Records contained in a dataset
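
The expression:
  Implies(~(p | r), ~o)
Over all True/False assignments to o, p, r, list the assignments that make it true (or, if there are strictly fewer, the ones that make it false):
is false only for:
  o=True, p=False, r=False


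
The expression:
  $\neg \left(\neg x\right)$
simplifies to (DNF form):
$x$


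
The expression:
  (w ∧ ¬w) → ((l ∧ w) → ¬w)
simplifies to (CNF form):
True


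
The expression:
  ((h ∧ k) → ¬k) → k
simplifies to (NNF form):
k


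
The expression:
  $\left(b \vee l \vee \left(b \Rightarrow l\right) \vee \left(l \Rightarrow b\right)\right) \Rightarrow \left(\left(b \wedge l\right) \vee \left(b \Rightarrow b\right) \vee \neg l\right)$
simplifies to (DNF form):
$\text{True}$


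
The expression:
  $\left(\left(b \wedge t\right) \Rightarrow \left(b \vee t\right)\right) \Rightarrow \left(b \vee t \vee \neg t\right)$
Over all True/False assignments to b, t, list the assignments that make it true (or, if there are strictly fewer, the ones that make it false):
is always true.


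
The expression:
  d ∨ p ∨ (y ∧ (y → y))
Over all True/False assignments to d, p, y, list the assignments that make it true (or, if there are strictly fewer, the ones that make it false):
is false only for:
  d=False, p=False, y=False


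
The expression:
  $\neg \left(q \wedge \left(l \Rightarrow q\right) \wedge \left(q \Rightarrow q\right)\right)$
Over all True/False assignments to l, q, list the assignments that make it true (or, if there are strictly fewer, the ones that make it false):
is true only for:
  l=False, q=False;
  l=True, q=False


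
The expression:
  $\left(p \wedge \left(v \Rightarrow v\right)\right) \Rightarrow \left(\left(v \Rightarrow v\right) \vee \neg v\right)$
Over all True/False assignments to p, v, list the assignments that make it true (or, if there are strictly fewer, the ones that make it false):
is always true.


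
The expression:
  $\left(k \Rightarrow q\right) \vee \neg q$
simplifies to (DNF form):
$\text{True}$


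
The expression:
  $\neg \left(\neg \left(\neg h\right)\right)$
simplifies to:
$\neg h$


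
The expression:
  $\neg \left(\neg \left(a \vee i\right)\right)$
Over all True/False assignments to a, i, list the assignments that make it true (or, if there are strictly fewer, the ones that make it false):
is false only for:
  a=False, i=False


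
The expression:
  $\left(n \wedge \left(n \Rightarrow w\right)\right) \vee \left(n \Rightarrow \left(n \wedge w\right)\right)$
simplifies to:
$w \vee \neg n$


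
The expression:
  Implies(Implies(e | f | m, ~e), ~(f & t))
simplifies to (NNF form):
e | ~f | ~t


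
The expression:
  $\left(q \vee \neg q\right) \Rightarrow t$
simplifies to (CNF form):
$t$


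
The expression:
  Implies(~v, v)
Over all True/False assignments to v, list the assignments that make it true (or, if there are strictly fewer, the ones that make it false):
is true only for:
  v=True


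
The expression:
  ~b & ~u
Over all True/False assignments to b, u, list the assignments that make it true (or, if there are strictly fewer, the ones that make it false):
is true only for:
  b=False, u=False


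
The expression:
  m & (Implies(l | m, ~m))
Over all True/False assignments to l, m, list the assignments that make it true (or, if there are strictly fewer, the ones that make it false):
is never true.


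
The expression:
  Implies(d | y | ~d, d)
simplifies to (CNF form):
d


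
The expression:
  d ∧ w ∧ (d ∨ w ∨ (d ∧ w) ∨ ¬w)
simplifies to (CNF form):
d ∧ w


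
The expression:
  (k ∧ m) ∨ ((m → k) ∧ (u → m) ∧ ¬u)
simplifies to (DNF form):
(k ∧ m) ∨ (¬m ∧ ¬u)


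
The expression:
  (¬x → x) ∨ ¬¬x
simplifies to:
x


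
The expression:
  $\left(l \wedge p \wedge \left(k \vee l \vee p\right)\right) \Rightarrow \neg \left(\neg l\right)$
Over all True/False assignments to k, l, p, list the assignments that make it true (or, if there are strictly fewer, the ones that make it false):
is always true.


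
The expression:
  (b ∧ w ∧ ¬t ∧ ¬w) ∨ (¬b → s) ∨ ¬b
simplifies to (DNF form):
True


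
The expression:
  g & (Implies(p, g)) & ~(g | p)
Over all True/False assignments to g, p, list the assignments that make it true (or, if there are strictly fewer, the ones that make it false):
is never true.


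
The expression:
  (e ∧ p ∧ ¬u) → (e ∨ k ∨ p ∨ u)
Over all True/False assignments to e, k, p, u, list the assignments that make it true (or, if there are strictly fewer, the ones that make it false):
is always true.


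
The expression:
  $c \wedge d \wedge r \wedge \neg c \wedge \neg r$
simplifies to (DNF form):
$\text{False}$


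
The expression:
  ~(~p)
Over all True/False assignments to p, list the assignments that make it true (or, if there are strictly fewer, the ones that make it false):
is true only for:
  p=True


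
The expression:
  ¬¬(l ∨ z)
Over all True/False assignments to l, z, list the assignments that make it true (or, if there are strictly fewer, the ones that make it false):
is false only for:
  l=False, z=False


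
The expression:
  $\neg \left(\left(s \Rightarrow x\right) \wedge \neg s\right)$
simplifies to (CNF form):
$s$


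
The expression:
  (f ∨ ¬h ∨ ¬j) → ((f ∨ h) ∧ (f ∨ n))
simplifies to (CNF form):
(f ∨ h) ∧ (f ∨ j ∨ n)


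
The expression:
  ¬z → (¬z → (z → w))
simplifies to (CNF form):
True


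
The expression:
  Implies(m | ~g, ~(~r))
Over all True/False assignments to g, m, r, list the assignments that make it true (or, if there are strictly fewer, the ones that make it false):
is false only for:
  g=False, m=False, r=False;
  g=False, m=True, r=False;
  g=True, m=True, r=False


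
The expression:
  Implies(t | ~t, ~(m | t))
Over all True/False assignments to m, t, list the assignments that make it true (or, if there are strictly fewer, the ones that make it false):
is true only for:
  m=False, t=False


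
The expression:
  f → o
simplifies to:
o ∨ ¬f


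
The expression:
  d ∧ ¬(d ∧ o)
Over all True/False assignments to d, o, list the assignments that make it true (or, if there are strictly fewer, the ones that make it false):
is true only for:
  d=True, o=False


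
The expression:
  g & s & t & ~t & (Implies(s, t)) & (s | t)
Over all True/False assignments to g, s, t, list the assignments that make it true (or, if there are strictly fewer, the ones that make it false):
is never true.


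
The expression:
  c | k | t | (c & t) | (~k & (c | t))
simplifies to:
c | k | t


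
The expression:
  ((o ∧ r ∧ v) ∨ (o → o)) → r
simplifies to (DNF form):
r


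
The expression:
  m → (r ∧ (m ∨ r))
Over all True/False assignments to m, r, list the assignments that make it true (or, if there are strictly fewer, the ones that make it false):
is false only for:
  m=True, r=False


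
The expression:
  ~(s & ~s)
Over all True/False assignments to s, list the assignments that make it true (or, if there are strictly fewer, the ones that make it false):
is always true.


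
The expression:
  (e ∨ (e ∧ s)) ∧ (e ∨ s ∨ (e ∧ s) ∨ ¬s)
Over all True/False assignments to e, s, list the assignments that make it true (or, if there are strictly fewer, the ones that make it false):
is true only for:
  e=True, s=False;
  e=True, s=True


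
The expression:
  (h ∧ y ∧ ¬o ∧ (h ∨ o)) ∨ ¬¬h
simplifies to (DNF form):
h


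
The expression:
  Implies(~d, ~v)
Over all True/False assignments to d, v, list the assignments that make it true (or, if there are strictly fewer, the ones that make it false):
is false only for:
  d=False, v=True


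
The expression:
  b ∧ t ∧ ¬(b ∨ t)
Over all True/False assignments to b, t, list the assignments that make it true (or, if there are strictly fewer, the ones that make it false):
is never true.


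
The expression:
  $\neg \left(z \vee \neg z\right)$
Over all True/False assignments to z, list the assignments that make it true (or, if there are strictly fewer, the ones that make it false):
is never true.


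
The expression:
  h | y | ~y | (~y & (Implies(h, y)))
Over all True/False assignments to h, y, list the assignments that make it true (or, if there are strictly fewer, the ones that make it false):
is always true.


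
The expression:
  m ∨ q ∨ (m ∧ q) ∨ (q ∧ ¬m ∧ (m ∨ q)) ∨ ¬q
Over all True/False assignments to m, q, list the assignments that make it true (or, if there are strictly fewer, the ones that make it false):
is always true.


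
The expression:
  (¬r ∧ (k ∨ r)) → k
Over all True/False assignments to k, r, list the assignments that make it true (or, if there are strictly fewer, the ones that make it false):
is always true.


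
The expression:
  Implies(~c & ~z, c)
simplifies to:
c | z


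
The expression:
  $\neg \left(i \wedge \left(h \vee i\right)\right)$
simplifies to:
$\neg i$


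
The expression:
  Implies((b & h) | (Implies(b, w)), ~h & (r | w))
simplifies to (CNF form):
~h & (b | r | w)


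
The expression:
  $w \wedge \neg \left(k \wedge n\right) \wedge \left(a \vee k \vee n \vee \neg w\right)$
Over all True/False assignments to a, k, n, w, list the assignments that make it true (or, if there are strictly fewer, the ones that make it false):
is true only for:
  a=False, k=False, n=True, w=True;
  a=False, k=True, n=False, w=True;
  a=True, k=False, n=False, w=True;
  a=True, k=False, n=True, w=True;
  a=True, k=True, n=False, w=True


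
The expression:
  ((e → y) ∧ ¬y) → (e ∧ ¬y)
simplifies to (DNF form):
e ∨ y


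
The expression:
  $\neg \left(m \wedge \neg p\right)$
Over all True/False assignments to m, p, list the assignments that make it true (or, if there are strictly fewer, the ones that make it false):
is false only for:
  m=True, p=False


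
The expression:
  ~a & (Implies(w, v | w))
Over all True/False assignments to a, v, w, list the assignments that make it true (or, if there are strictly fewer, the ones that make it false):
is true only for:
  a=False, v=False, w=False;
  a=False, v=False, w=True;
  a=False, v=True, w=False;
  a=False, v=True, w=True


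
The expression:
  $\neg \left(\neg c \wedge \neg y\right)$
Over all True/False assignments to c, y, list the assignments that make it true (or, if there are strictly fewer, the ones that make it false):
is false only for:
  c=False, y=False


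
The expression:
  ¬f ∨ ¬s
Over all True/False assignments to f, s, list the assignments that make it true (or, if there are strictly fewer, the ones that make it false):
is false only for:
  f=True, s=True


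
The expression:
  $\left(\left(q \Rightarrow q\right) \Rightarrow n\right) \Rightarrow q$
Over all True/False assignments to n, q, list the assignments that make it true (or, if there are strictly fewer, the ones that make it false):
is false only for:
  n=True, q=False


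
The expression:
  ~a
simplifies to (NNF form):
~a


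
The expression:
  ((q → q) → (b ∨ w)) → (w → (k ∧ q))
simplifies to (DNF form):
(k ∧ q) ∨ ¬w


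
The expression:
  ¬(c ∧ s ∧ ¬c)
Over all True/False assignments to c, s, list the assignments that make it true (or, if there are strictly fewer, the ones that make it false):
is always true.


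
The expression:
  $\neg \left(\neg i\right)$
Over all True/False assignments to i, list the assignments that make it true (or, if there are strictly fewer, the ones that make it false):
is true only for:
  i=True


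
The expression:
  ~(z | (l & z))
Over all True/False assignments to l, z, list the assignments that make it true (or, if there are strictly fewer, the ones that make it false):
is true only for:
  l=False, z=False;
  l=True, z=False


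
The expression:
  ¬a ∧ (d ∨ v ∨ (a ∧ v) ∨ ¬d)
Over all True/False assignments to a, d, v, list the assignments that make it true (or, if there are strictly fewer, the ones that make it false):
is true only for:
  a=False, d=False, v=False;
  a=False, d=False, v=True;
  a=False, d=True, v=False;
  a=False, d=True, v=True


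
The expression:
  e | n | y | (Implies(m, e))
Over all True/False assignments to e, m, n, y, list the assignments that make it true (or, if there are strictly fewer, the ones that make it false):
is false only for:
  e=False, m=True, n=False, y=False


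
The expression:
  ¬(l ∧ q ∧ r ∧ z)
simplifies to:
¬l ∨ ¬q ∨ ¬r ∨ ¬z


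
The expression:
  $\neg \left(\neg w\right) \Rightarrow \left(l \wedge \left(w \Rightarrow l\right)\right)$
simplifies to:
$l \vee \neg w$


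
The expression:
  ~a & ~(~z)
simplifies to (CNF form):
z & ~a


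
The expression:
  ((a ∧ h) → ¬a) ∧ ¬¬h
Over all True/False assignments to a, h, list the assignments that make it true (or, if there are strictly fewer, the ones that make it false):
is true only for:
  a=False, h=True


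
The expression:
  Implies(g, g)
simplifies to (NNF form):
True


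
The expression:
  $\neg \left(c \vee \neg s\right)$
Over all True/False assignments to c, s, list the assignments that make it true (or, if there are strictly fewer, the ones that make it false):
is true only for:
  c=False, s=True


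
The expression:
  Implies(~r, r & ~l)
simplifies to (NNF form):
r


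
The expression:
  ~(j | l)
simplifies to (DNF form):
~j & ~l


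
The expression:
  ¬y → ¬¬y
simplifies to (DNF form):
y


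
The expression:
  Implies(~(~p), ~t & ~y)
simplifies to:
~p | (~t & ~y)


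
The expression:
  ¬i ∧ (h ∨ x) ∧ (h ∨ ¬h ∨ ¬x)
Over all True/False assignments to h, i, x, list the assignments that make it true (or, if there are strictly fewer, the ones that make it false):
is true only for:
  h=False, i=False, x=True;
  h=True, i=False, x=False;
  h=True, i=False, x=True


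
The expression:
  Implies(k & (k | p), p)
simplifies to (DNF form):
p | ~k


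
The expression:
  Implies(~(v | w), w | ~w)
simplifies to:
True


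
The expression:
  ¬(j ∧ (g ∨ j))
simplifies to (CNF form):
¬j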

▶ **REQUIREMENT**
Go through the entries and copy each line holding the string "Rightarrow".

▶ **EXERCISE ANSWER**
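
  $\left(b \vee l \vee \left(b \Rightarrow l\right) \vee \left(l \Rightarrow b\right)\right) \Rightarrow \left(\left(b \wedge l\right) \vee \left(b \Rightarrow b\right) \vee \neg l\right)$
  $\left(\left(b \wedge t\right) \Rightarrow \left(b \vee t\right)\right) \Rightarrow \left(b \vee t \vee \neg t\right)$
  $\neg \left(q \wedge \left(l \Rightarrow q\right) \wedge \left(q \Rightarrow q\right)\right)$
  $\left(p \wedge \left(v \Rightarrow v\right)\right) \Rightarrow \left(\left(v \Rightarrow v\right) \vee \neg v\right)$
  $\left(k \Rightarrow q\right) \vee \neg q$
  $\left(n \wedge \left(n \Rightarrow w\right)\right) \vee \left(n \Rightarrow \left(n \wedge w\right)\right)$
  $\left(q \vee \neg q\right) \Rightarrow t$
  $\left(l \wedge p \wedge \left(k \vee l \vee p\right)\right) \Rightarrow \neg \left(\neg l\right)$
  $\neg \left(\left(s \Rightarrow x\right) \wedge \neg s\right)$
  $\left(\left(q \Rightarrow q\right) \Rightarrow n\right) \Rightarrow q$
  $\neg \left(\neg w\right) \Rightarrow \left(l \wedge \left(w \Rightarrow l\right)\right)$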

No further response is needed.